• Excerpts from a dataset
——

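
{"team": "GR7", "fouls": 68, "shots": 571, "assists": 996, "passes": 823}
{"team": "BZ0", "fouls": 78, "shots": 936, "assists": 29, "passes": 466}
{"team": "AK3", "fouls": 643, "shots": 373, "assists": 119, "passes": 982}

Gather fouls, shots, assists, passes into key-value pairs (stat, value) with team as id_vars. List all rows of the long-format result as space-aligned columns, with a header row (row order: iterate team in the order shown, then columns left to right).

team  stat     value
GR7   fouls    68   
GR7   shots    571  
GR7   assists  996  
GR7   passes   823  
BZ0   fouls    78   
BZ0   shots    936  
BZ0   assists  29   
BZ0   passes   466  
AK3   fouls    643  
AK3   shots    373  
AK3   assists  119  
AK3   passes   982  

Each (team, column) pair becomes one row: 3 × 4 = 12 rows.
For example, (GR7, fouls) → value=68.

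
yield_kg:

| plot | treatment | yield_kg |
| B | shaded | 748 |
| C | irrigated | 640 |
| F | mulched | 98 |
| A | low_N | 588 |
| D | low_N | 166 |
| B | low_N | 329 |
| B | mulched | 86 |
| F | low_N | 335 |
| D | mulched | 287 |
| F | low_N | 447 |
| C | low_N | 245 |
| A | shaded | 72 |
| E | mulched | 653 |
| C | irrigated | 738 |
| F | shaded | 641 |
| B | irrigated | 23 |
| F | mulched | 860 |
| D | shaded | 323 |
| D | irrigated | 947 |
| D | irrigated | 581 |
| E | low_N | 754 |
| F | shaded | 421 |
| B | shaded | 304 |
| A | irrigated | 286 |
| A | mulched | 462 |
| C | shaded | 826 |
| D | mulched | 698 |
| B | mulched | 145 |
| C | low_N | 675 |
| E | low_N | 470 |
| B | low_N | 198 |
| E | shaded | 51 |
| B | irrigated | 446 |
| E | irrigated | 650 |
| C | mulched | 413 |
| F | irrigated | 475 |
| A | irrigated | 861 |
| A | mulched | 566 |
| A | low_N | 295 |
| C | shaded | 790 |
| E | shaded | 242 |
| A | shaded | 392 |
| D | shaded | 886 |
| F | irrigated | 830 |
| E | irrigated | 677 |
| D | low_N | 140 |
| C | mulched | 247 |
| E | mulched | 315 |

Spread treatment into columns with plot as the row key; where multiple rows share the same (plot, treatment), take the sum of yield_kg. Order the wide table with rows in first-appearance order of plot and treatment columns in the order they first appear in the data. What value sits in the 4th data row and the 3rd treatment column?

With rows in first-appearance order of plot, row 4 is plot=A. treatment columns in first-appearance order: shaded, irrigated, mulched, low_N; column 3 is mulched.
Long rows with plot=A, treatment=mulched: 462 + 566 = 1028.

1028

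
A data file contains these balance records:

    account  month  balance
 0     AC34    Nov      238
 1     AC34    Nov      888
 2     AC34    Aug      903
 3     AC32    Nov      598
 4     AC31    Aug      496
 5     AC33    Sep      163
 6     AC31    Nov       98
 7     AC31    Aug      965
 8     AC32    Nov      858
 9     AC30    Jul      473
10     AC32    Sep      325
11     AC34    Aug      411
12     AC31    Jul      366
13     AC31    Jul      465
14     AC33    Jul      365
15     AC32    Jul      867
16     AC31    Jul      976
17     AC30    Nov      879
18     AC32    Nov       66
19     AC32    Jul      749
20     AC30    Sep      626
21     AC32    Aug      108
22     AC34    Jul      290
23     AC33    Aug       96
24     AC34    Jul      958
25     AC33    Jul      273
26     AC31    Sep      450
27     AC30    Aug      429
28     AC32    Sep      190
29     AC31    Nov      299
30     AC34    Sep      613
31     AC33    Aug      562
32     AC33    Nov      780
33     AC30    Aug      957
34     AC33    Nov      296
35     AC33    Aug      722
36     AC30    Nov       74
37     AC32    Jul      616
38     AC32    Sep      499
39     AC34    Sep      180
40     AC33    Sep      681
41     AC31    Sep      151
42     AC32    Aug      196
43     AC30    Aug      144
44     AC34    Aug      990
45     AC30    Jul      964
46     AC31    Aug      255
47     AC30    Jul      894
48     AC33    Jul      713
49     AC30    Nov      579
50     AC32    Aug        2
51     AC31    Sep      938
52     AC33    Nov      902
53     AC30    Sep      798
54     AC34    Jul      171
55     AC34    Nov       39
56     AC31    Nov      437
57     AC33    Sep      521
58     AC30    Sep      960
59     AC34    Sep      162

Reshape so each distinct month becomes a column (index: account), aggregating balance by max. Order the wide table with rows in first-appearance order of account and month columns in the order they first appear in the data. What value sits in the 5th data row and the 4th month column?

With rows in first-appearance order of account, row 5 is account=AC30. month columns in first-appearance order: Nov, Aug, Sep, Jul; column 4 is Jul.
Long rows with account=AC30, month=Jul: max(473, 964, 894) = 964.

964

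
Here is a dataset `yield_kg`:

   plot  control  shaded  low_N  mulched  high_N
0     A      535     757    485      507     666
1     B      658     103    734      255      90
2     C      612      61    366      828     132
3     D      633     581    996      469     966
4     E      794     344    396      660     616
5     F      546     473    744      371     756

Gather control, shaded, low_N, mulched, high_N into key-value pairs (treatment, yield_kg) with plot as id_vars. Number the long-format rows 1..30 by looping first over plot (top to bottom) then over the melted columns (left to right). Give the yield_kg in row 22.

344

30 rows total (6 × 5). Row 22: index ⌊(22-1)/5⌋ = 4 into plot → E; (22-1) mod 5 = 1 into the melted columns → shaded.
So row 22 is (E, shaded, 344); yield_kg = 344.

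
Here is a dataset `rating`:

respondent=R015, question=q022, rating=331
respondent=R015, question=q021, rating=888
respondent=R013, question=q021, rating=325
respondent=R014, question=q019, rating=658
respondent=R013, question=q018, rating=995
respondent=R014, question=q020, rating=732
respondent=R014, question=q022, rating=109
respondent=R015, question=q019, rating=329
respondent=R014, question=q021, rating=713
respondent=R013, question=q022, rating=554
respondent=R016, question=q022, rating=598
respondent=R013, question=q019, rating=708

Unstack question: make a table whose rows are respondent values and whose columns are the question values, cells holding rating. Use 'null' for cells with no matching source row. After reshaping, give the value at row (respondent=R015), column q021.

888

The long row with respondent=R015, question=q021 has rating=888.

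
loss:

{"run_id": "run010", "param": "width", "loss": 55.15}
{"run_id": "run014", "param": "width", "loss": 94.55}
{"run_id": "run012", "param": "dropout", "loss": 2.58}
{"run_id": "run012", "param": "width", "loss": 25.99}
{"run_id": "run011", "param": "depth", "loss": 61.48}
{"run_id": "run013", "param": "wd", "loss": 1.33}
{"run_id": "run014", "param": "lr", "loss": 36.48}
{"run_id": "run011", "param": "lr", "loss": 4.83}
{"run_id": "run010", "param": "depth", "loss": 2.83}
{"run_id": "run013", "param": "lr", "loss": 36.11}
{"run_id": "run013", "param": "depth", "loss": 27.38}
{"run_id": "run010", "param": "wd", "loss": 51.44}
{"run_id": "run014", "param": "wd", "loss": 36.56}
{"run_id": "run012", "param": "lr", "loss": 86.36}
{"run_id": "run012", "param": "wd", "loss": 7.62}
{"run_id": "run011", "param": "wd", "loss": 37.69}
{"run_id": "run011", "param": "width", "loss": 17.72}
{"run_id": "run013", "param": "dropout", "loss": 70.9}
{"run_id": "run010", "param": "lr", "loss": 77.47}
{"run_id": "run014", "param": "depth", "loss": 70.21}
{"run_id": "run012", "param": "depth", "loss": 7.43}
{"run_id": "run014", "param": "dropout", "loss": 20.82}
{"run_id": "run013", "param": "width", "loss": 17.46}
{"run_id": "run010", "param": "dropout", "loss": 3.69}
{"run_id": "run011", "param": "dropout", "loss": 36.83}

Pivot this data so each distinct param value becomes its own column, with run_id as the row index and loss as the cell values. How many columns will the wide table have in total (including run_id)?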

——

• Task details
Extract all of the data exactly as written.

• Output of the task
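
{"team": "GR7", "fouls": 68, "shots": 571, "assists": 996, "passes": 823}
{"team": "BZ0", "fouls": 78, "shots": 936, "assists": 29, "passes": 466}
{"team": "AK3", "fouls": 643, "shots": 373, "assists": 119, "passes": 982}

Gather fouls, shots, assists, passes into key-value pairs (stat, value) with team as id_vars. List all rows of the long-format result as space-aligned columns, with a header row (row order: iterate team in the order shown, then columns left to right).

team  stat     value
GR7   fouls    68   
GR7   shots    571  
GR7   assists  996  
GR7   passes   823  
BZ0   fouls    78   
BZ0   shots    936  
BZ0   assists  29   
BZ0   passes   466  
AK3   fouls    643  
AK3   shots    373  
AK3   assists  119  
AK3   passes   982  

Each (team, column) pair becomes one row: 3 × 4 = 12 rows.
For example, (GR7, fouls) → value=68.

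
yield_kg:

| plot | treatment | yield_kg |
| B | shaded | 748 |
| C | irrigated | 640 |
| F | mulched | 98 |
| A | low_N | 588 |
| D | low_N | 166 |
| B | low_N | 329 |
| B | mulched | 86 |
| F | low_N | 335 |
| D | mulched | 287 |
| F | low_N | 447 |
| C | low_N | 245 |
| A | shaded | 72 |
| E | mulched | 653 |
| C | irrigated | 738 |
| F | shaded | 641 |
| B | irrigated | 23 |
| F | mulched | 860 |
| D | shaded | 323 |
| D | irrigated | 947 |
| D | irrigated | 581 |
| E | low_N | 754 |
| F | shaded | 421 |
| B | shaded | 304 |
| A | irrigated | 286 |
| A | mulched | 462 |
| C | shaded | 826 |
| D | mulched | 698 |
| B | mulched | 145 |
| C | low_N | 675 |
| E | low_N | 470 |
| B | low_N | 198 |
| E | shaded | 51 |
| B | irrigated | 446 |
| E | irrigated | 650 |
| C | mulched | 413 |
| F | irrigated | 475 |
| A | irrigated | 861 |
| A | mulched | 566 |
| A | low_N | 295 |
| C | shaded | 790 |
| E | shaded | 242 |
| A | shaded | 392 |
| D | shaded | 886 |
| F | irrigated | 830 |
| E | irrigated | 677 |
| D | low_N | 140 |
| C | mulched | 247 |
| E | mulched | 315 |

Spread treatment into columns with plot as the row key; where multiple rows share the same (plot, treatment), take the sum of yield_kg. Order the wide table with rows in first-appearance order of plot and treatment columns in the order they first appear in the data. What value sits in the 4th data row and the 3rd treatment column?

With rows in first-appearance order of plot, row 4 is plot=A. treatment columns in first-appearance order: shaded, irrigated, mulched, low_N; column 3 is mulched.
Long rows with plot=A, treatment=mulched: 462 + 566 = 1028.

1028

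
A data file contains these balance records:

    account  month  balance
 0     AC34    Nov      238
 1     AC34    Nov      888
 2     AC34    Aug      903
 3     AC32    Nov      598
 4     AC31    Aug      496
 5     AC33    Sep      163
 6     AC31    Nov       98
 7     AC31    Aug      965
 8     AC32    Nov      858
 9     AC30    Jul      473
10     AC32    Sep      325
11     AC34    Aug      411
12     AC31    Jul      366
13     AC31    Jul      465
14     AC33    Jul      365
15     AC32    Jul      867
16     AC31    Jul      976
17     AC30    Nov      879
18     AC32    Nov       66
19     AC32    Jul      749
20     AC30    Sep      626
21     AC32    Aug      108
22     AC34    Jul      290
23     AC33    Aug       96
24     AC34    Jul      958
25     AC33    Jul      273
26     AC31    Sep      450
27     AC30    Aug      429
28     AC32    Sep      190
29     AC31    Nov      299
30     AC34    Sep      613
31     AC33    Aug      562
32     AC33    Nov      780
33     AC30    Aug      957
34     AC33    Nov      296
35     AC33    Aug      722
36     AC30    Nov       74
37     AC32    Jul      616
38     AC32    Sep      499
39     AC34    Sep      180
40     AC33    Sep      681
41     AC31    Sep      151
42     AC32    Aug      196
43     AC30    Aug      144
44     AC34    Aug      990
45     AC30    Jul      964
46     AC31    Aug      255
47     AC30    Jul      894
48     AC33    Jul      713
49     AC30    Nov      579
50     AC32    Aug        2
51     AC31    Sep      938
52     AC33    Nov      902
53     AC30    Sep      798
54     AC34    Jul      171
55     AC34    Nov       39
56     AC31    Nov      437
57     AC33    Sep      521
58     AC30    Sep      960
59     AC34    Sep      162

Reshape so each distinct month becomes a column (index: account), aggregating balance by max. Order the wide table with rows in first-appearance order of account and month columns in the order they first appear in the data. What value sits in the 5th data row and the 4th month column?

With rows in first-appearance order of account, row 5 is account=AC30. month columns in first-appearance order: Nov, Aug, Sep, Jul; column 4 is Jul.
Long rows with account=AC30, month=Jul: max(473, 964, 894) = 964.

964

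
Here is a dataset `yield_kg`:

   plot  control  shaded  low_N  mulched  high_N
0     A      535     757    485      507     666
1     B      658     103    734      255      90
2     C      612      61    366      828     132
3     D      633     581    996      469     966
4     E      794     344    396      660     616
5     F      546     473    744      371     756

Gather control, shaded, low_N, mulched, high_N into key-value pairs (treatment, yield_kg) with plot as id_vars. Number the long-format rows 1..30 by looping first over plot (top to bottom) then over the melted columns (left to right). Give the yield_kg in row 22.

344

30 rows total (6 × 5). Row 22: index ⌊(22-1)/5⌋ = 4 into plot → E; (22-1) mod 5 = 1 into the melted columns → shaded.
So row 22 is (E, shaded, 344); yield_kg = 344.

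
Here is a dataset `rating`:

respondent=R015, question=q022, rating=331
respondent=R015, question=q021, rating=888
respondent=R013, question=q021, rating=325
respondent=R014, question=q019, rating=658
respondent=R013, question=q018, rating=995
respondent=R014, question=q020, rating=732
respondent=R014, question=q022, rating=109
respondent=R015, question=q019, rating=329
respondent=R014, question=q021, rating=713
respondent=R013, question=q022, rating=554
respondent=R016, question=q022, rating=598
respondent=R013, question=q019, rating=708

Unstack question: make a table whose rows are respondent values and whose columns are the question values, cells holding rating. Use 'null' for cells with no matching source row. After reshaping, give the value at row (respondent=R015), column q021.

888

The long row with respondent=R015, question=q021 has rating=888.

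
loss:

{"run_id": "run010", "param": "width", "loss": 55.15}
{"run_id": "run014", "param": "width", "loss": 94.55}
{"run_id": "run012", "param": "dropout", "loss": 2.58}
{"run_id": "run012", "param": "width", "loss": 25.99}
{"run_id": "run011", "param": "depth", "loss": 61.48}
{"run_id": "run013", "param": "wd", "loss": 1.33}
{"run_id": "run014", "param": "lr", "loss": 36.48}
{"run_id": "run011", "param": "lr", "loss": 4.83}
{"run_id": "run010", "param": "depth", "loss": 2.83}
{"run_id": "run013", "param": "lr", "loss": 36.11}
{"run_id": "run013", "param": "depth", "loss": 27.38}
{"run_id": "run010", "param": "wd", "loss": 51.44}
{"run_id": "run014", "param": "wd", "loss": 36.56}
{"run_id": "run012", "param": "lr", "loss": 86.36}
{"run_id": "run012", "param": "wd", "loss": 7.62}
{"run_id": "run011", "param": "wd", "loss": 37.69}
{"run_id": "run011", "param": "width", "loss": 17.72}
{"run_id": "run013", "param": "dropout", "loss": 70.9}
{"run_id": "run010", "param": "lr", "loss": 77.47}
{"run_id": "run014", "param": "depth", "loss": 70.21}
{"run_id": "run012", "param": "depth", "loss": 7.43}
{"run_id": "run014", "param": "dropout", "loss": 20.82}
{"run_id": "run013", "param": "width", "loss": 17.46}
{"run_id": "run010", "param": "dropout", "loss": 3.69}
{"run_id": "run011", "param": "dropout", "loss": 36.83}

Pivot this data so each distinct param value becomes its own column, with run_id as the row index and loss as the cell values. How many columns will the wide table have in total (including run_id)?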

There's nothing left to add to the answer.